Start of Dataset entries

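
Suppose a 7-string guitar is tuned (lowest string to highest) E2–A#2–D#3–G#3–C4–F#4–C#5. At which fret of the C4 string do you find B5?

B5 is 23 semitones above the open C4 (C–C#–D–D#–…–A–A#–B), so it sits at fret 23.

23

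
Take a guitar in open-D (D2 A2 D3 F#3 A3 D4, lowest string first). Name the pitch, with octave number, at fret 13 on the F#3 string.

G4

Each fret is one semitone, so F#3 + 13 = G4.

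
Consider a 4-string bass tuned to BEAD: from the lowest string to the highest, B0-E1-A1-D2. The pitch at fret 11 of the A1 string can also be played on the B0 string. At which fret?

A1 at fret 11 is A1 + 11 semitones = G#2.
The open B0 string is 10 semitones below the open A1, so the same pitch on the B0 string lies at fret 11 + 10 = 21.

21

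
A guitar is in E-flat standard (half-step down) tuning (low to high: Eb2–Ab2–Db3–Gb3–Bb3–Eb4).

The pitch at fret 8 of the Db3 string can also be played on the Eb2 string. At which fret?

18

Db3 at fret 8 is Db3 + 8 semitones = A3.
The open Eb2 string is 10 semitones below the open Db3, so the same pitch on the Eb2 string lies at fret 8 + 10 = 18.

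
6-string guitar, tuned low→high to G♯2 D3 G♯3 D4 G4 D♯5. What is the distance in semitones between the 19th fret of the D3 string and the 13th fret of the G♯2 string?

12 semitones

D3 at fret 19 → A4 (MIDI 69); G♯2 at fret 13 → A3 (MIDI 57).
69 − 57 = 12, so the two pitches are 12 semitones apart, with A4 the higher.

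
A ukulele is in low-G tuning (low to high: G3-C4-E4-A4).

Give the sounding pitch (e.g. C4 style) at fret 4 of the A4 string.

C#5

Each fret is one semitone, so A4 + 4 = C#5.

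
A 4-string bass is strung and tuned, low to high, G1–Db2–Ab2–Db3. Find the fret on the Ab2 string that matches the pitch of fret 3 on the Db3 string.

8

Db3 at fret 3 is Db3 + 3 semitones = E3.
The open Ab2 string is 5 semitones below the open Db3, so the same pitch on the Ab2 string lies at fret 3 + 5 = 8.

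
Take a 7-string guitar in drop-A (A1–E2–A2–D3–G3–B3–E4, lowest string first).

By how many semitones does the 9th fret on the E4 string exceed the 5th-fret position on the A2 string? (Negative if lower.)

23 semitones

E4 at fret 9 → C♯5 (MIDI 73); A2 at fret 5 → D3 (MIDI 50).
73 − 50 = 23, so the two pitches are 23 semitones apart.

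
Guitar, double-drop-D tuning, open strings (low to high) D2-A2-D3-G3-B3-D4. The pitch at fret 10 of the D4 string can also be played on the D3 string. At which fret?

22

D4 at fret 10 is D4 + 10 semitones = C5.
The open D3 string is 12 semitones below the open D4, so the same pitch on the D3 string lies at fret 10 + 12 = 22.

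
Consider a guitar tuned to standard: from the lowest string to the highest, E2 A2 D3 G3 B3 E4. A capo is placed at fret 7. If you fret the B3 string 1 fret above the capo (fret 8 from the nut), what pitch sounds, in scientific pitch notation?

G4

The capo raises the open B3 by 7 semitones to F#4; fretting 1 more gives B3 + 7 + 1 = B3 + 8 semitones = G4.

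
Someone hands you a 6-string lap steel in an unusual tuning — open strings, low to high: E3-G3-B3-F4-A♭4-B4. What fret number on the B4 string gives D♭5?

2

D♭5 is 2 semitones above the open B4 (B–C–Db), so it sits at fret 2.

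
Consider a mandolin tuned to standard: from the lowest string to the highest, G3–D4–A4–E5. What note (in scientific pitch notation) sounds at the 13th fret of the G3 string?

G♯4

Each fret is one semitone, so G3 + 13 = G♯4.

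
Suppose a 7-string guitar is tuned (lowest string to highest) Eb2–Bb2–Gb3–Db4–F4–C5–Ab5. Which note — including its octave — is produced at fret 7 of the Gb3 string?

The open Gb3 string plus 7 semitones: Gb–G–Ab–A–Bb–B–C–Db.
The walk passes from B into C once, so the octave number goes from 3 to 4.

Db4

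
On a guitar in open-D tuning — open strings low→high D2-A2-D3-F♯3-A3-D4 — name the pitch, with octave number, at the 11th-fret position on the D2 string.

C♯3

The open D2 string plus 11 semitones: D–D#–E–F–…–B–C–C#.
The walk passes from B into C once, so the octave number goes from 2 to 3.
(Equivalently spelled D♭3.)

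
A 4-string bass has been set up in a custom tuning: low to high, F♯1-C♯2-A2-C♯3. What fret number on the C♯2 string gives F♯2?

5

F♯2 is 5 semitones above the open C♯2 (C#–D–D#–E–F–F#), so it sits at fret 5.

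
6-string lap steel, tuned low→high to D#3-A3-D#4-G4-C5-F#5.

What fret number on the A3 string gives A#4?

A#4 is 13 semitones above the open A3 (A–A#–B–C–…–G#–A–A#), so it sits at fret 13.

13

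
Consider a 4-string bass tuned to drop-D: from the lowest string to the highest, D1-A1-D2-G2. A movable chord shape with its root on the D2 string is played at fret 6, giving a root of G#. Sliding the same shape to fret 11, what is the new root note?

Moving from fret 6 to fret 11 shifts the root by 5 semitones.
G# up 5 semitones is C#.

C#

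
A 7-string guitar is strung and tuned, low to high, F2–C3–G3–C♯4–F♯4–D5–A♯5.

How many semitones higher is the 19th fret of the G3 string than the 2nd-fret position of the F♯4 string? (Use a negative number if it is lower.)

G3 at fret 19 → D5 (MIDI 74); F♯4 at fret 2 → G♯4 (MIDI 68).
74 − 68 = 6, so the two pitches are 6 semitones apart.

6 semitones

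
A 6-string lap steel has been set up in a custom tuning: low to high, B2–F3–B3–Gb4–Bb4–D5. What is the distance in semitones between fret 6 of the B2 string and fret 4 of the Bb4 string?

21 semitones

B2 at fret 6 → F3 (MIDI 53); Bb4 at fret 4 → D5 (MIDI 74).
53 − 74 = -21, so the two pitches are 21 semitones apart, with D5 the higher.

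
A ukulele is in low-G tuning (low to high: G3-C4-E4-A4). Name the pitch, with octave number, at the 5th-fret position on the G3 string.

G3 is MIDI 55. Adding 5 gives 60, which is C4.

C4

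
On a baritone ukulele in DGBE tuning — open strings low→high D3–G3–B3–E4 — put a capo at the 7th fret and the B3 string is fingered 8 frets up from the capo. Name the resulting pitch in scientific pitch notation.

The capo raises the open B3 by 7 semitones to F♯4; fretting 8 more gives B3 + 7 + 8 = B3 + 15 semitones = D5.

D5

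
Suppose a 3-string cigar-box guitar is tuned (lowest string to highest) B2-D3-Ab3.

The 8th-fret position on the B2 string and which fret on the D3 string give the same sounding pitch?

5

B2 at fret 8 is B2 + 8 semitones = G3.
The open D3 string is 3 semitones above the open B2, so the same pitch on the D3 string lies at fret 8 − 3 = 5.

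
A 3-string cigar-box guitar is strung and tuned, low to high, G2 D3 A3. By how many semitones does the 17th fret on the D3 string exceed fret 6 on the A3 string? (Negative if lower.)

4 semitones

D3 at fret 17 → G4 (MIDI 67); A3 at fret 6 → D#4 (MIDI 63).
67 − 63 = 4, so the two pitches are 4 semitones apart.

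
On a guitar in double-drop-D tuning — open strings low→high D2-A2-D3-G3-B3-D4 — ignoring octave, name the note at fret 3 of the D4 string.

Each fret is one semitone, so D4 + 3 = F.

F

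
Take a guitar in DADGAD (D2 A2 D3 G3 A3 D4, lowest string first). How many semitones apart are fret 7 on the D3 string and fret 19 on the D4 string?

D3 at fret 7 → A3 (MIDI 57); D4 at fret 19 → A5 (MIDI 81).
57 − 81 = -24, so the two pitches are 24 semitones apart, with A5 the higher.

24 semitones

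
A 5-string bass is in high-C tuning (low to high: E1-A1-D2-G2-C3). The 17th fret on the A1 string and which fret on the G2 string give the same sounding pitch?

Fret 17 on A1 is MIDI 33 + 17 = 50 (D3). On the G2 string (open MIDI 43), that pitch is 50 − 43 = fret 7.

7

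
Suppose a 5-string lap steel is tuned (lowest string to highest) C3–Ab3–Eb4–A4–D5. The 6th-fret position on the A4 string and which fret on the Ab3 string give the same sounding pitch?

Fret 6 on A4 is MIDI 69 + 6 = 75 (Eb5). On the Ab3 string (open MIDI 56), that pitch is 75 − 56 = fret 19.

19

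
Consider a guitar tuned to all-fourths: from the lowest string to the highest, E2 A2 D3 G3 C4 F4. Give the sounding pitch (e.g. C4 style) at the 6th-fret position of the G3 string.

C#4

The open G3 string plus 6 semitones: G–G#–A–A#–B–C–C#.
The walk passes from B into C once, so the octave number goes from 3 to 4.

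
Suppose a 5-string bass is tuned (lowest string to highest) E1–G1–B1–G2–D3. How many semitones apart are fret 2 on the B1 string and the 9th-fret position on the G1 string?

B1 at fret 2 → C#2 (MIDI 37); G1 at fret 9 → E2 (MIDI 40).
37 − 40 = -3, so the two pitches are 3 semitones apart, with E2 the higher.

3 semitones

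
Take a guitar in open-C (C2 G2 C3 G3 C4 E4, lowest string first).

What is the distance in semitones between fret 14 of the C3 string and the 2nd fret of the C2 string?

24 semitones

C3 at fret 14 → D4 (MIDI 62); C2 at fret 2 → D2 (MIDI 38).
62 − 38 = 24, so the two pitches are 24 semitones apart, with D4 the higher.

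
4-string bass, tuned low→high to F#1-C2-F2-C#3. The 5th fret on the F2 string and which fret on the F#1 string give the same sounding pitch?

16

F2 at fret 5 is F2 + 5 semitones = A#2.
The open F#1 string is 11 semitones below the open F2, so the same pitch on the F#1 string lies at fret 5 + 11 = 16.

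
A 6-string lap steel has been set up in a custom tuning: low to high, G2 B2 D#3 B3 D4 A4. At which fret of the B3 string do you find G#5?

G#5 is 21 semitones above the open B3 (B–C–C#–D–…–F#–G–G#), so it sits at fret 21.

21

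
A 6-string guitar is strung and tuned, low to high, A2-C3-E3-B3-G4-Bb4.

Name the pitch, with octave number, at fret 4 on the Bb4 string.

D5

Each fret is one semitone, so Bb4 + 4 = D5.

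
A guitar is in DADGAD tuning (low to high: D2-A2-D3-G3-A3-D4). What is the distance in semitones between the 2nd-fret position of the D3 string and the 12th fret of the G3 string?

D3 at fret 2 → E3 (MIDI 52); G3 at fret 12 → G4 (MIDI 67).
52 − 67 = -15, so the two pitches are 15 semitones apart, with G4 the higher.

15 semitones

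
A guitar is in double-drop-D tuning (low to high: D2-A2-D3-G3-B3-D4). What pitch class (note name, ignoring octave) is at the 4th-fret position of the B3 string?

Each fret is one semitone, so B3 + 4 = D#.

D#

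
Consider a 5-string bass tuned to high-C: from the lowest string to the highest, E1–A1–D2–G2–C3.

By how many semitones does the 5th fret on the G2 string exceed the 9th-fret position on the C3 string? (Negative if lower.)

G2 at fret 5 → C3 (MIDI 48); C3 at fret 9 → A3 (MIDI 57).
48 − 57 = -9, so the two pitches are 9 semitones apart.

-9 semitones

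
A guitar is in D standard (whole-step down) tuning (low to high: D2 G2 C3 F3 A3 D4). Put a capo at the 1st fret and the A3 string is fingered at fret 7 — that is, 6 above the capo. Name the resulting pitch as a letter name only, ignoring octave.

The capo raises the open A3 by 1 semitone to A#3; fretting 6 more gives A3 + 1 + 6 = A3 + 7 semitones, landing on E.

E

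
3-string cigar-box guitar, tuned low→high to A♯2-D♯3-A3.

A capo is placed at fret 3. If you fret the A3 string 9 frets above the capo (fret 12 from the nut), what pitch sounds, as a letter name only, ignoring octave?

A

The capo raises the open A3 by 3 semitones to C4; fretting 9 more gives A3 + 3 + 9 = A3 + 12 semitones, landing on A.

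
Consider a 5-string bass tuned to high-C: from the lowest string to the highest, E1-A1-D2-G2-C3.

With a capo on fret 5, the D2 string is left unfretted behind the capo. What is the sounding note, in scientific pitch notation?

G2

The capo raises the open D2 by 5 semitones to G2; fretting 0 more gives D2 + 5 + 0 = D2 + 5 semitones = G2.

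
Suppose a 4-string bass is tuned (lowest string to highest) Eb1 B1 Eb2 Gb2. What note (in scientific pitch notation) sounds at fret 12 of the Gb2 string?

Gb3

The open Gb2 string plus 12 semitones: Gb–G–Ab–A–…–E–F–Gb.
The walk passes from B into C once, so the octave number goes from 2 to 3.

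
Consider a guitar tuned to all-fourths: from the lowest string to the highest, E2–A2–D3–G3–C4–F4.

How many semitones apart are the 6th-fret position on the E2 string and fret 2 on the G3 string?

E2 at fret 6 → A#2 (MIDI 46); G3 at fret 2 → A3 (MIDI 57).
46 − 57 = -11, so the two pitches are 11 semitones apart, with A3 the higher.

11 semitones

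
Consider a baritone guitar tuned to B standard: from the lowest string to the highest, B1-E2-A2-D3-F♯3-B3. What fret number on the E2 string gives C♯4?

C♯4 is 21 semitones above the open E2 (E–F–F#–G–…–B–C–C#), so it sits at fret 21.

21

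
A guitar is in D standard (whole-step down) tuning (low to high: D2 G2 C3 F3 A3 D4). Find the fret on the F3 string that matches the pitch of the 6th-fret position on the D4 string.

D4 at fret 6 is D4 + 6 semitones = G♯4.
The open F3 string is 9 semitones below the open D4, so the same pitch on the F3 string lies at fret 6 + 9 = 15.

15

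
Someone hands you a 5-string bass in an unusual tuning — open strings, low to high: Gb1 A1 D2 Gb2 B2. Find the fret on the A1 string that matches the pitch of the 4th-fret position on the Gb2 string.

13

Gb2 at fret 4 is Gb2 + 4 semitones = Bb2.
The open A1 string is 9 semitones below the open Gb2, so the same pitch on the A1 string lies at fret 4 + 9 = 13.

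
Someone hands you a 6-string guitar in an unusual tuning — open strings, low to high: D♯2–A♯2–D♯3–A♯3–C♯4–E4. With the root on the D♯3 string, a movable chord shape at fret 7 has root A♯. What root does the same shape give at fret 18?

Moving from fret 7 to fret 18 shifts the root by 11 semitones.
A♯ up 11 semitones is A.

A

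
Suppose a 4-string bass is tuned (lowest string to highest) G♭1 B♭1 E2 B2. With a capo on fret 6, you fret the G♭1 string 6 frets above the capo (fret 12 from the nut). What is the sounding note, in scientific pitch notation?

The capo raises the open G♭1 by 6 semitones to C2; fretting 6 more gives G♭1 + 6 + 6 = G♭1 + 12 semitones = G♭2.
(Also written F♯.)

G♭2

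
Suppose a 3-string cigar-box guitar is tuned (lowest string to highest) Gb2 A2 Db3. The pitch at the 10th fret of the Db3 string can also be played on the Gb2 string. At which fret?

Fret 10 on Db3 is MIDI 49 + 10 = 59 (B3). On the Gb2 string (open MIDI 42), that pitch is 59 − 42 = fret 17.

17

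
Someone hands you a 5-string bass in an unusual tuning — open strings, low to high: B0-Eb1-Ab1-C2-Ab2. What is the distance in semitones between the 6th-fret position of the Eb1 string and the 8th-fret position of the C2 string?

11 semitones

Eb1 at fret 6 → A1 (MIDI 33); C2 at fret 8 → Ab2 (MIDI 44).
33 − 44 = -11, so the two pitches are 11 semitones apart, with Ab2 the higher.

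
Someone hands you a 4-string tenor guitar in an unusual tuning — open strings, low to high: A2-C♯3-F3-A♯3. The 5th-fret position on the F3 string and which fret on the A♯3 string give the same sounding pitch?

F3 at fret 5 is F3 + 5 semitones = A♯3.
The open A♯3 string is 5 semitones above the open F3, so the same pitch on the A♯3 string lies at fret 5 − 5 = 0.

0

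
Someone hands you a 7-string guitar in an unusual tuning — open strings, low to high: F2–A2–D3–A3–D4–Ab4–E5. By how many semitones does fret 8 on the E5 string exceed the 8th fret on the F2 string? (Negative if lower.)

E5 at fret 8 → C6 (MIDI 84); F2 at fret 8 → Db3 (MIDI 49).
84 − 49 = 35, so the two pitches are 35 semitones apart.

35 semitones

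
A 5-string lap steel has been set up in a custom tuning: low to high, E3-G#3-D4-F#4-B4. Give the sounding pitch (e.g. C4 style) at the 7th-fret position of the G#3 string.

D#4

The open G#3 string plus 7 semitones: G#–A–A#–B–C–C#–D–D#.
The walk passes from B into C once, so the octave number goes from 3 to 4.
(Equivalently spelled Eb4.)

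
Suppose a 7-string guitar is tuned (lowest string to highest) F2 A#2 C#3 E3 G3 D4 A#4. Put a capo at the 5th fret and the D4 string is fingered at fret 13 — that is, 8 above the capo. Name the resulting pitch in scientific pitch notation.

The capo raises the open D4 by 5 semitones to G4; fretting 8 more gives D4 + 5 + 8 = D4 + 13 semitones = D#5.
(Also written Eb.)

D#5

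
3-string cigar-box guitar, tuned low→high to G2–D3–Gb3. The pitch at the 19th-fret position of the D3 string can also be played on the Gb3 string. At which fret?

15

Fret 19 on D3 is MIDI 50 + 19 = 69 (A4). On the Gb3 string (open MIDI 54), that pitch is 69 − 54 = fret 15.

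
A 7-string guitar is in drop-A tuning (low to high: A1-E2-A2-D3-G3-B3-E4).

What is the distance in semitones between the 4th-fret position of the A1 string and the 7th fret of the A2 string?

A1 at fret 4 → C♯2 (MIDI 37); A2 at fret 7 → E3 (MIDI 52).
37 − 52 = -15, so the two pitches are 15 semitones apart, with E3 the higher.

15 semitones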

End of Dataset entries

**What this task involves**:
When you reach the line with "A 4-string bass has" in the records above, start writing out lines exactly, and stop once the line with "A 7-string guitar is strung" has been written; include nothing else.

**The answer**:
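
A 4-string bass has been set up in a custom tuning: low to high, F♯1-C♯2-A2-C♯3. What fret number on the C♯2 string gives F♯2?

5

F♯2 is 5 semitones above the open C♯2 (C#–D–D#–E–F–F#), so it sits at fret 5.

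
6-string lap steel, tuned low→high to D#3-A3-D#4-G4-C5-F#5.

What fret number on the A3 string gives A#4?

A#4 is 13 semitones above the open A3 (A–A#–B–C–…–G#–A–A#), so it sits at fret 13.

13

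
Consider a 4-string bass tuned to drop-D: from the lowest string to the highest, D1-A1-D2-G2. A movable chord shape with its root on the D2 string is played at fret 6, giving a root of G#. Sliding the same shape to fret 11, what is the new root note?

Moving from fret 6 to fret 11 shifts the root by 5 semitones.
G# up 5 semitones is C#.

C#

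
A 7-string guitar is strung and tuned, low to high, F2–C3–G3–C♯4–F♯4–D5–A♯5.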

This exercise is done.